Exercise instructions
Using the records below, quote only the span that opens with the line containing "Take f(s) = (-s" and closes with the line containing "Evaluate the area-under-curve", exactly and inclusively.

↓

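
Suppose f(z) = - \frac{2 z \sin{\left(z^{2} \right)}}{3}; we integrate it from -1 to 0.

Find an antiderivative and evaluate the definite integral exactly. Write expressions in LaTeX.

Antiderivative: F(z) = \frac{\cos{\left(z^{2} \right)}}{3}; value = \frac{1}{3} - \frac{\cos{\left(1 \right)}}{3}

Any candidate F(z) must reproduce f(z) exactly when differentiated.
F(z) = \frac{\cos{\left(z^{2} \right)}}{3} is an antiderivative of f.
Check: d/dz[\frac{\cos{\left(z^{2} \right)}}{3}] = - \frac{2 z \sin{\left(z^{2} \right)}}{3} = f(z).
F(0) = \frac{1}{3}; F(-1) = \frac{\cos{\left(1 \right)}}{3}.
Integral = F(0) - F(-1) = \frac{1}{3} - \frac{\cos{\left(1 \right)}}{3}.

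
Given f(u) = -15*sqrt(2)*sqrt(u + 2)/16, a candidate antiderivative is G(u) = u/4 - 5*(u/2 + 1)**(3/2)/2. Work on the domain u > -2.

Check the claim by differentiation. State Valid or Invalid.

d/du[G] = sqrt(2)*(-15*sqrt(u + 2) + 2*sqrt(2))/16
d/du[G] - f(u) = 1/4 != 0.

Invalid: d/du[G] - f = 1/4, which is not 0.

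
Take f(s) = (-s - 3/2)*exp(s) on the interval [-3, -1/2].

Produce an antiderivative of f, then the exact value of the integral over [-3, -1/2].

Antiderivative: F(s) = (-2*s - 1)*exp(s)/2; value = -5*exp(-3)/2

f has the shape u'v + uv' for u = -s - 1/2 and v = exp(s) — it is the derivative of the product u*v.
F(s) = (-2*s - 1)*exp(s)/2 is an antiderivative of f.
Check: d/ds[(-2*s - 1)*exp(s)/2] = -s*exp(s) - 3*exp(s)/2, which equals f(s).
F(-1/2) = 0; F(-3) = 5*exp(-3)/2.
Integral = F(-1/2) - F(-3) = -5*exp(-3)/2.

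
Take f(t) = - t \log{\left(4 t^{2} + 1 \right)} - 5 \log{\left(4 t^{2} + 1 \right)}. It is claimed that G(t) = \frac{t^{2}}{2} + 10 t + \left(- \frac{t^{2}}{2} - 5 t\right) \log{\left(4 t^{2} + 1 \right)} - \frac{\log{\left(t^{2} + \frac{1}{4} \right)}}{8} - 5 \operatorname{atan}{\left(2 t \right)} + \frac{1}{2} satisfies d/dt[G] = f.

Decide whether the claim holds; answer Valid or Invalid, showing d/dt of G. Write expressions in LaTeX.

Valid - differentiating G returns exactly f.

d/dt[G] = - t \log{\left(4 t^{2} + 1 \right)} - 5 \log{\left(4 t^{2} + 1 \right)}
This equals f(t) exactly, so the claim holds.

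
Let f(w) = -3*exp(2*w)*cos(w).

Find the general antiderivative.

Whatever form F(w) takes, F'(w) = f(w) is non-negotiable.
Check: d/dw[3*(-sin(w) - 2*cos(w))*exp(2*w)/5] = -3*exp(2*w)*cos(w) = f(w).

F(w) = 3*(-sin(w) - 2*cos(w))*exp(2*w)/5 + C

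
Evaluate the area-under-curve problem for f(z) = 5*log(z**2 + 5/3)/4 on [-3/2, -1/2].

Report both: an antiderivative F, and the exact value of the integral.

Antiderivative: F(z) = 5*z*log(z**2 + 5/3)/4 - 5*z/2 + 5*sqrt(15)*atan(sqrt(15)*z/5)/6; value = -5/2 - 5*sqrt(15)*atan(sqrt(15)/10)/6 - 5*log(23/12)/8 + 15*log(47/12)/8 + 5*sqrt(15)*atan(3*sqrt(15)/10)/6

Differentiate the proposed F(z) back; it has to land on f(z) exactly.
F(z) = 5*z*log(z**2 + 5/3)/4 - 5*z/2 + 5*sqrt(15)*atan(sqrt(15)*z/5)/6 is an antiderivative of f.
Check: d/dz[5*z*log(z**2 + 5/3)/4 - 5*z/2 + 5*sqrt(15)*atan(sqrt(15)*z/5)/6] = 5*log(z**2 + 5/3)/4 = f(z).
F(-1/2) = -5*sqrt(15)*atan(sqrt(15)/10)/6 - 5*log(23/12)/8 + 5/4; F(-3/2) = -5*sqrt(15)*atan(3*sqrt(15)/10)/6 - 15*log(47/12)/8 + 15/4.
Integral = F(-1/2) - F(-3/2) = -5/2 - 5*sqrt(15)*atan(sqrt(15)/10)/6 - 5*log(23/12)/8 + 15*log(47/12)/8 + 5*sqrt(15)*atan(3*sqrt(15)/10)/6.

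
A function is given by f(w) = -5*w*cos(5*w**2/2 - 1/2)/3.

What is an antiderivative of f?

The substitution u = 5*w**2/2 - 1/2 works: f is exactly (dF/du)*(du/dw) for that inner function.
Check: d/dw[-sin(5*w**2/2 - 1/2)/3] = -5*w*cos(5*w**2/2 - 1/2)/3 = f(w).

An antiderivative is F(w) = -sin(5*w**2/2 - 1/2)/3.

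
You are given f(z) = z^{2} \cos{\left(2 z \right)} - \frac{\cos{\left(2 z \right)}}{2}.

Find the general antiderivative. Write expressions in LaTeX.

F(z) = \frac{z^{2} \sin{\left(2 z \right)}}{2} + \frac{z \cos{\left(2 z \right)}}{2} - \frac{\sin{\left(2 z \right)}}{2} + C

Integrate term by term and add the pieces.
Check: d/dz[\frac{z^{2} \sin{\left(2 z \right)}}{2} + \frac{z \cos{\left(2 z \right)}}{2} - \frac{\sin{\left(2 z \right)}}{2}] = z^{2} \cos{\left(2 z \right)} - \frac{\cos{\left(2 z \right)}}{2} = f(z).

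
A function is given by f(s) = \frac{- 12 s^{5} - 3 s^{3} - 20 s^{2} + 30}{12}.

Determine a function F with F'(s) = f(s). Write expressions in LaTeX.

Since d/ds undoes antidifferentiation here, F'(s) = f(s) is required of F(s).
Check: d/ds[- \frac{s^{6}}{6} - \frac{s^{4}}{16} - \frac{5 s^{3}}{9} + \frac{5 s}{2}] = - s^{5} - \frac{s^{3}}{4} - \frac{5 s^{2}}{3} + \frac{5}{2}, which equals f(s).

An antiderivative is F(s) = - \frac{s^{6}}{6} - \frac{s^{4}}{16} - \frac{5 s^{3}}{9} + \frac{5 s}{2}.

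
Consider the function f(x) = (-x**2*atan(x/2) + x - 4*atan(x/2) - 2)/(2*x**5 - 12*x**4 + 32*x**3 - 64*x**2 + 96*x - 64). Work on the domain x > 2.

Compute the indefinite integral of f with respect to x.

F(x) = atan(x/2)/(4*x**2 - 16*x + 16) + C

f has the shape u'v + uv' for u = (2*x - 4)**(-2) and v = atan(x/2) — it is the derivative of the product u*v.
Check: d/dx[atan(x/2)/(4*x**2 - 16*x + 16)] = (-x**2*atan(x/2) + x - 4*atan(x/2) - 2)/(2*x**5 - 12*x**4 + 32*x**3 - 64*x**2 + 96*x - 64) = f(x).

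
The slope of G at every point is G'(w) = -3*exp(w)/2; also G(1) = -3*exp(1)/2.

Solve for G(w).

G(w) = -3*exp(w)/2

Check a candidate G(w) by differentiating: d/dw[G] must match the given G'(w).
A general antiderivative is -3*exp(w)/2 + C.
The condition gives C = -3*exp(1)/2 - (-3*exp(1)/2) = 0.
So G(w) = -3*exp(w)/2.
Check: d/dw[-3*exp(w)/2] = -3*exp(w)/2 = G'(w).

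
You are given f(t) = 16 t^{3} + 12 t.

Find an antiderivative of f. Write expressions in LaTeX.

An antiderivative is F(t) = \frac{\left(4 t^{2} + 3\right)^{2}}{4}.

The substitution u = - 2 t^{2} - \frac{3}{2} works: f is exactly (dF/du)*(du/dt) for that inner function.
Check: d/dt[\frac{\left(4 t^{2} + 3\right)^{2}}{4}] = 16 t^{3} + 12 t = f(t).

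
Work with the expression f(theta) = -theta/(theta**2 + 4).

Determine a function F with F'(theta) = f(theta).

An antiderivative is F(theta) = -log(theta**2 + 4)/2.

The substitution u = theta**2 + 4 works: f is exactly (dF/du)*(du/dtheta) for that inner function.
Check: d/dtheta[-log(theta**2 + 4)/2] = -theta/(theta**2 + 4) = f(theta).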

↑

Finished exercise
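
Take f(s) = (-s - 3/2)*exp(s) on the interval [-3, -1/2].

Produce an antiderivative of f, then the exact value of the integral over [-3, -1/2].

Antiderivative: F(s) = (-2*s - 1)*exp(s)/2; value = -5*exp(-3)/2

f has the shape u'v + uv' for u = -s - 1/2 and v = exp(s) — it is the derivative of the product u*v.
F(s) = (-2*s - 1)*exp(s)/2 is an antiderivative of f.
Check: d/ds[(-2*s - 1)*exp(s)/2] = -s*exp(s) - 3*exp(s)/2, which equals f(s).
F(-1/2) = 0; F(-3) = 5*exp(-3)/2.
Integral = F(-1/2) - F(-3) = -5*exp(-3)/2.

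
Take f(t) = - t \log{\left(4 t^{2} + 1 \right)} - 5 \log{\left(4 t^{2} + 1 \right)}. It is claimed that G(t) = \frac{t^{2}}{2} + 10 t + \left(- \frac{t^{2}}{2} - 5 t\right) \log{\left(4 t^{2} + 1 \right)} - \frac{\log{\left(t^{2} + \frac{1}{4} \right)}}{8} - 5 \operatorname{atan}{\left(2 t \right)} + \frac{1}{2} satisfies d/dt[G] = f.

Decide whether the claim holds; answer Valid or Invalid, showing d/dt of G. Write expressions in LaTeX.

Valid - differentiating G returns exactly f.

d/dt[G] = - t \log{\left(4 t^{2} + 1 \right)} - 5 \log{\left(4 t^{2} + 1 \right)}
This equals f(t) exactly, so the claim holds.

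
Let f(w) = -3*exp(2*w)*cos(w).

Find the general antiderivative.

Whatever form F(w) takes, F'(w) = f(w) is non-negotiable.
Check: d/dw[3*(-sin(w) - 2*cos(w))*exp(2*w)/5] = -3*exp(2*w)*cos(w) = f(w).

F(w) = 3*(-sin(w) - 2*cos(w))*exp(2*w)/5 + C

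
Evaluate the area-under-curve problem for f(z) = 5*log(z**2 + 5/3)/4 on [-3/2, -1/2].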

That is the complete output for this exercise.